Collected data entries:

────────────────

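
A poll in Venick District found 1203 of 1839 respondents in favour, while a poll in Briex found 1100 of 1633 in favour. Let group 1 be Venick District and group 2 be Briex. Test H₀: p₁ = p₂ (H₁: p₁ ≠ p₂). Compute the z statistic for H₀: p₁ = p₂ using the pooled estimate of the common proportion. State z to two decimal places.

z = -1.21

p̂₁ = 1203/1839 = 0.65416, p̂₂ = 1100/1633 = 0.67361.
Pooled p̂ = (1203+1100)/(1839+1633) = 2303/3472 = 0.66331.
SE = √(0.223331 × 0.00115614) = 0.01607.
z = (0.65416 − 0.67361)/0.01607 = -0.01945/0.01607 = -1.21.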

────────────────

## INSTRUCTIONS FOR THE TASK
An exact restatement of the data is required.

## TASK SOLUTION
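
A poll in Venick District found 1203 of 1839 respondents in favour, while a poll in Briex found 1100 of 1633 in favour. Let group 1 be Venick District and group 2 be Briex. Test H₀: p₁ = p₂ (H₁: p₁ ≠ p₂). Compute the z statistic for H₀: p₁ = p₂ using the pooled estimate of the common proportion. State z to two decimal places.

z = -1.21

p̂₁ = 1203/1839 = 0.65416, p̂₂ = 1100/1633 = 0.67361.
Pooled p̂ = (1203+1100)/(1839+1633) = 2303/3472 = 0.66331.
SE = √(0.223331 × 0.00115614) = 0.01607.
z = (0.65416 − 0.67361)/0.01607 = -0.01945/0.01607 = -1.21.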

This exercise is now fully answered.